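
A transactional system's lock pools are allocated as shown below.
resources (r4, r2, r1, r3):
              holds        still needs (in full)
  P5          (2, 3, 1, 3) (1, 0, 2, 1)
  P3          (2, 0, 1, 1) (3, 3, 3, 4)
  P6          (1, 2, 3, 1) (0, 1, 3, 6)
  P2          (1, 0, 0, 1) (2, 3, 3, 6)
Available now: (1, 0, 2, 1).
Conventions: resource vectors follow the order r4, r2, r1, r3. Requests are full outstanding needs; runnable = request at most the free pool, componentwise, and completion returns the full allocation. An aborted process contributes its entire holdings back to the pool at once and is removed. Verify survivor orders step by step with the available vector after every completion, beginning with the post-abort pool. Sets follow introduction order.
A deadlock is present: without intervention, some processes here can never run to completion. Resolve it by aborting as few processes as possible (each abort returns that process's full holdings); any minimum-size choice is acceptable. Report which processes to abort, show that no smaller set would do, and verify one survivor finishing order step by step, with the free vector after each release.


The answer: abort P6.
Key observation: before aborting P6, P2 was permanently blocked — no order could ever run it; afterwards it completes at step 3.
Minimality: the empty abort set fails — the state is deadlocked as it stands.
One survivor order: P5, P3, P2. Verifying each step (post-abort pool first):
  pool = (2, 2, 5, 2)
  P5: need (1, 0, 2, 1) fits (2, 2, 5, 2); releases (2, 3, 1, 3), pool now (4, 5, 6, 5)
  P3: need (3, 3, 3, 4) fits (4, 5, 6, 5); releases (2, 0, 1, 1), pool now (6, 5, 7, 6)
  P2: need (2, 3, 3, 6) fits (6, 5, 7, 6); releases (1, 0, 0, 1), pool now (7, 5, 7, 7)


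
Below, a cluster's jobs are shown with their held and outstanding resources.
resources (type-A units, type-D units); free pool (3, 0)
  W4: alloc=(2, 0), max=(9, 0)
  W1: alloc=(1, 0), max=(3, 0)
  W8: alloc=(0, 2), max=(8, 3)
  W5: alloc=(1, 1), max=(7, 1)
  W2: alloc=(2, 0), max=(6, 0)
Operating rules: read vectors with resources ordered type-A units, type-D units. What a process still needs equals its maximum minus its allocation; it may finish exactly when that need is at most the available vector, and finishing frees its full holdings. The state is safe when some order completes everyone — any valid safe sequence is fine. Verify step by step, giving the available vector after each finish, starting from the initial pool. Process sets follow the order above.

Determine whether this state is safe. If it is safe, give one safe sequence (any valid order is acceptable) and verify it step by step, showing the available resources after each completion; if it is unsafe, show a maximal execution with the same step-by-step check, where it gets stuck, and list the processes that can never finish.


The state is SAFE; one workable sequence: W1, W2, W5, W4, W8.
Key observation: the first exact fit in this order is W2 — it needs (4, 0) with (4, 0) free, meeting a requested resource to the last unit.
Walking it through:
  pool = (3, 0)
  W1 needs (2, 0) <= (3, 0) -> finishes; pool += (1, 0) = (4, 0)
  W2 needs (4, 0) <= (4, 0) -> finishes; pool += (2, 0) = (6, 0)
  W5 needs (6, 0) <= (6, 0) -> finishes; pool += (1, 1) = (7, 1)
  W4 needs (7, 0) <= (7, 1) -> finishes; pool += (2, 0) = (9, 1)
  W8 needs (8, 1) <= (9, 1) -> finishes; pool += (0, 2) = (9, 3)


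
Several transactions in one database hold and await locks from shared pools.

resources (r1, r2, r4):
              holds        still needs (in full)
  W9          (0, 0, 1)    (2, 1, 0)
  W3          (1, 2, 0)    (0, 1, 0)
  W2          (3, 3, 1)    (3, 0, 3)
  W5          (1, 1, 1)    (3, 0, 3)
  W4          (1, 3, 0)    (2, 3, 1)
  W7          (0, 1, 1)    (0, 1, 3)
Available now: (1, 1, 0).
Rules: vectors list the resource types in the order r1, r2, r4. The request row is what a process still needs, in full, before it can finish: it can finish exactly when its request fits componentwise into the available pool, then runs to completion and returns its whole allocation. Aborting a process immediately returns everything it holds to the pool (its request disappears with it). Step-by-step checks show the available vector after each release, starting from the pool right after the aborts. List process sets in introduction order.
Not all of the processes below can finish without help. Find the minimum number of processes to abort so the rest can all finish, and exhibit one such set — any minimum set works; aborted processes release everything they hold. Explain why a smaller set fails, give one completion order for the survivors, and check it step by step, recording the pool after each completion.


The answer: abort W2 and W5.
Key observation: W7 could never have finished before the abort; with (4, 4, 2) returned by W2 and W5, it fits at step 4.
Why nothing smaller works — every single abort fails: W9 alone leaves W2 blocked (short on r4); W3 alone leaves W2 blocked (short on r4); W2 alone leaves W5 blocked (short on r4); W5 alone leaves W2 blocked (short on r4); W4 alone leaves W2 blocked (short on r4); W7 alone leaves W2 blocked (short on r4).
Survivors finish in the order: W4, W9, W3, W7. Check, step by step (pool after the aborts first):
  pool = (5, 5, 2)
  run W4 (needs (2, 3, 1), free (5, 5, 2)); after release of (1, 3, 0) the pool is (6, 8, 2)
  run W9 (needs (2, 1, 0), free (6, 8, 2)); after release of (0, 0, 1) the pool is (6, 8, 3)
  run W3 (needs (0, 1, 0), free (6, 8, 3)); after release of (1, 2, 0) the pool is (7, 10, 3)
  run W7 (needs (0, 1, 3), free (7, 10, 3)); after release of (0, 1, 1) the pool is (7, 11, 4)


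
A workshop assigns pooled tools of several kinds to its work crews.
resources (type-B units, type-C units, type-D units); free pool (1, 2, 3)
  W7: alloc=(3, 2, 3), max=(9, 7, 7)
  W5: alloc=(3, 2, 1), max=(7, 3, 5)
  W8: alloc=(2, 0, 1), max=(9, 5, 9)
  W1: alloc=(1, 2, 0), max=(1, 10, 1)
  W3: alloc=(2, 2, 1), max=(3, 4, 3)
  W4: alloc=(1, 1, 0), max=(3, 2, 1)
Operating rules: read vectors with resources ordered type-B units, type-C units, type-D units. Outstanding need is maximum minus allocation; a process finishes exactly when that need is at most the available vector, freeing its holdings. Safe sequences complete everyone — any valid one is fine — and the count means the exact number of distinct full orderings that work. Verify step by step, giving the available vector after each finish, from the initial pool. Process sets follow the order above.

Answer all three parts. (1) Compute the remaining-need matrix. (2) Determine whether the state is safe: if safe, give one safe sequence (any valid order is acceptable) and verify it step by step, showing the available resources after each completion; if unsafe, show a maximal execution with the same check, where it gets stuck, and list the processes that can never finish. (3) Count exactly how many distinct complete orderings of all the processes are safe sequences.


(1) Remaining need (order type-B units, type-C units, type-D units):
  W7: (6, 5, 4)
  W5: (4, 1, 4)
  W8: (7, 5, 8)
  W1: (0, 8, 1)
  W3: (1, 2, 2)
  W4: (2, 1, 1)
(2) SAFE — a valid safe sequence is W3, W4, W5, W7, W1, W8.
Key observation: W3 is the earliest step where a requested resource binds exactly: need (1, 2, 2), pool (1, 2, 3) at its turn.
Verifying each step:
  pool = (1, 2, 3)
  W3 needs (1, 2, 2) <= (1, 2, 3) -> finishes; pool += (2, 2, 1) = (3, 4, 4)
  W4 needs (2, 1, 1) <= (3, 4, 4) -> finishes; pool += (1, 1, 0) = (4, 5, 4)
  W5 needs (4, 1, 4) <= (4, 5, 4) -> finishes; pool += (3, 2, 1) = (7, 7, 5)
  W7 needs (6, 5, 4) <= (7, 7, 5) -> finishes; pool += (3, 2, 3) = (10, 9, 8)
  W1 needs (0, 8, 1) <= (10, 9, 8) -> finishes; pool += (1, 2, 0) = (11, 11, 8)
  W8 needs (7, 5, 8) <= (11, 11, 8) -> finishes; pool += (2, 0, 1) = (13, 11, 9)
(3) Precisely 2 of the possible complete orderings are safe sequences.


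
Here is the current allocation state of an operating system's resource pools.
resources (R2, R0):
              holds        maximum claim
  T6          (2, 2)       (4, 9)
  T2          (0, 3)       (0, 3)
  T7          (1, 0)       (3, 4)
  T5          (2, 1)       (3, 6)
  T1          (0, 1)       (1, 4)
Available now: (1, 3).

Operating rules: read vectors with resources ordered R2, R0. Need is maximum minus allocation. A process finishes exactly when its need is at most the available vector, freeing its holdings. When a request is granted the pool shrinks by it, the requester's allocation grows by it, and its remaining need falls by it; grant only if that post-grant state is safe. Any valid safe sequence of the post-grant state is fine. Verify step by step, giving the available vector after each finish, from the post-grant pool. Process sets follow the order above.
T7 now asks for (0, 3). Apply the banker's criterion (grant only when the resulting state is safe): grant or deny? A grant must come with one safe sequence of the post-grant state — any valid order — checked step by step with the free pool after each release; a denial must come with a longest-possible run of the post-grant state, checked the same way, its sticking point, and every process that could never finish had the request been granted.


DENY. Granting would leave the state unsafe.
Key observation: after T2, T1 the pool peaks at (1, 4), and each blocked process is short somewhere: T6 on R2, R0; T7 on R2; T5 on R0.
After a pretend grant, a maximal execution: T2, T1 — then nothing else fits. Walking it through:
  pool = (1, 0)
  run T2 (needs (0, 0), free (1, 0)); after release of (0, 3) the pool is (1, 3)
  run T1 (needs (1, 3), free (1, 3)); after release of (0, 1) the pool is (1, 4)
  blocked: T6 wants (2, 7), pool (1, 4) — not enough R2 and R0
  blocked: T7 wants (2, 1), pool (1, 4) — not enough R2
  blocked: T5 wants (1, 5), pool (1, 4) — not enough R0
Processes that could never finish after the grant: T6, T7 and T5.


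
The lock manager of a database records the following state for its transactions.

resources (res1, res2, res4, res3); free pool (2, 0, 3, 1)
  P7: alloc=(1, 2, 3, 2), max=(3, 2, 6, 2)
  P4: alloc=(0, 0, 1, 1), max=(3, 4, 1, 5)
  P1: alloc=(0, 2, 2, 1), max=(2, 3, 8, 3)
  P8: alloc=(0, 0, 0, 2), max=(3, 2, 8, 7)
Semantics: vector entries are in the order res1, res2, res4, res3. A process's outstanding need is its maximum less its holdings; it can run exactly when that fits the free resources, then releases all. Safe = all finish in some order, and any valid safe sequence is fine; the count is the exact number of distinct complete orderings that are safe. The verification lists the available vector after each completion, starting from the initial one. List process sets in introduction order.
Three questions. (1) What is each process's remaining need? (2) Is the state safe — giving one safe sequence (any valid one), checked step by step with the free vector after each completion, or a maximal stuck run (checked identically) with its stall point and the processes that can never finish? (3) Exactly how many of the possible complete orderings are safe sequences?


(1) Need matrix, components ordered res1, res2, res4, res3:
  P7: (2, 0, 3, 0)
  P4: (3, 4, 0, 4)
  P1: (2, 1, 6, 2)
  P8: (3, 2, 8, 5)
(2) SAFE. One safe sequence: P7, P1, P4, P8.
Key observation: P7 marks the first exact bind of the order: its need (2, 0, 3, 0) fits the free (2, 0, 3, 1) with zero slack on a requested resource.
Verifying each step:
  pool = (2, 0, 3, 1)
  run P7 (needs (2, 0, 3, 0), free (2, 0, 3, 1)); after release of (1, 2, 3, 2) the pool is (3, 2, 6, 3)
  run P1 (needs (2, 1, 6, 2), free (3, 2, 6, 3)); after release of (0, 2, 2, 1) the pool is (3, 4, 8, 4)
  run P4 (needs (3, 4, 0, 4), free (3, 4, 8, 4)); after release of (0, 0, 1, 1) the pool is (3, 4, 9, 5)
  run P8 (needs (3, 2, 8, 5), free (3, 4, 9, 5)); after release of (0, 0, 0, 2) the pool is (3, 4, 9, 7)
(3) The exact count: 1 of the possible complete orderings is a safe sequence.


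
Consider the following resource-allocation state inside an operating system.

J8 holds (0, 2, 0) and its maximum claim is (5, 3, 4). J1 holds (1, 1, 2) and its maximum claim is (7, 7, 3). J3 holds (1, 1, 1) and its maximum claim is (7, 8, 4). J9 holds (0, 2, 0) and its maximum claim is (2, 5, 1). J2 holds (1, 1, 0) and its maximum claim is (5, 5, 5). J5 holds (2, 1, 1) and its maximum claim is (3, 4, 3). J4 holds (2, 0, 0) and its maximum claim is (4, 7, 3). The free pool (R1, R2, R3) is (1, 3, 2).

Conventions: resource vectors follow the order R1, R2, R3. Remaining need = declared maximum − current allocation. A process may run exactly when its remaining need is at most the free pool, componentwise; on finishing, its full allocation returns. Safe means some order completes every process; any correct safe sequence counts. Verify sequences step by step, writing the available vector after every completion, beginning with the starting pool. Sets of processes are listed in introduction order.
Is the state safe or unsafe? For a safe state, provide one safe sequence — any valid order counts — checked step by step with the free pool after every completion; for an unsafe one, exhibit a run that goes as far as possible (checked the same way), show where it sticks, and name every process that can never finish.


UNSAFE — no complete ordering exists.
Key observation: after J5, J9 the pool peaks at (3, 6, 3), and each blocked process is short somewhere: J8 on R1, R3; J1 on R1; J3 on R1, R2; J2 on R1, R3; J4 on R2.
The run J5, J9 cannot be extended any further. Check, step by step:
  pool = (1, 3, 2)
  J5: need (1, 3, 2) fits (1, 3, 2); releases (2, 1, 1), pool now (3, 4, 3)
  J9: need (2, 3, 1) fits (3, 4, 3); releases (0, 2, 0), pool now (3, 6, 3)
  blocked: J8 wants (5, 1, 4), pool (3, 6, 3) — not enough R1 and R3
  blocked: J1 wants (6, 6, 1), pool (3, 6, 3) — not enough R1
  blocked: J3 wants (6, 7, 3), pool (3, 6, 3) — not enough R1 and R2
  blocked: J2 wants (4, 4, 5), pool (3, 6, 3) — not enough R1 and R3
  blocked: J4 wants (2, 7, 3), pool (3, 6, 3) — not enough R2
Never able to finish: J8, J1, J3, J2 and J4.


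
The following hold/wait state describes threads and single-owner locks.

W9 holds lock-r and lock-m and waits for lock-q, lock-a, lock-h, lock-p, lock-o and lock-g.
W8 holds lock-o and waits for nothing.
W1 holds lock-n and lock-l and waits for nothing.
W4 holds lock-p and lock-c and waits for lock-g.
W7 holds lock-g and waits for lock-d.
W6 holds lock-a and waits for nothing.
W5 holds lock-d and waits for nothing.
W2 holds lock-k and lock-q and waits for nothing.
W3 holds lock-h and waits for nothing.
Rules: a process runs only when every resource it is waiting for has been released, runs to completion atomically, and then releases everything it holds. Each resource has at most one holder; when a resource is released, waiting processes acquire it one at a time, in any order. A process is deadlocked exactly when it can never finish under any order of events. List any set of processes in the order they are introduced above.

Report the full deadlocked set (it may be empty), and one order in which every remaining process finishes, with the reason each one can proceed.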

************

• _Required action_:
In the entries above, find the line holding "Available now: (1, 0, 2, 1)." and the line holding "Conventions: resource vectors follow the order r4, r2, r1, r3."; print both of them and every line between, exactly, and nothing else.

• _Solution_:
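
Available now: (1, 0, 2, 1).
Conventions: resource vectors follow the order r4, r2, r1, r3. Requests are full outstanding needs; runnable = request at most the free pool, componentwise, and completion returns the full allocation. An aborted process contributes its entire holdings back to the pool at once and is removed. Verify survivor orders step by step with the available vector after every completion, beginning with the post-abort pool. Sets follow introduction order.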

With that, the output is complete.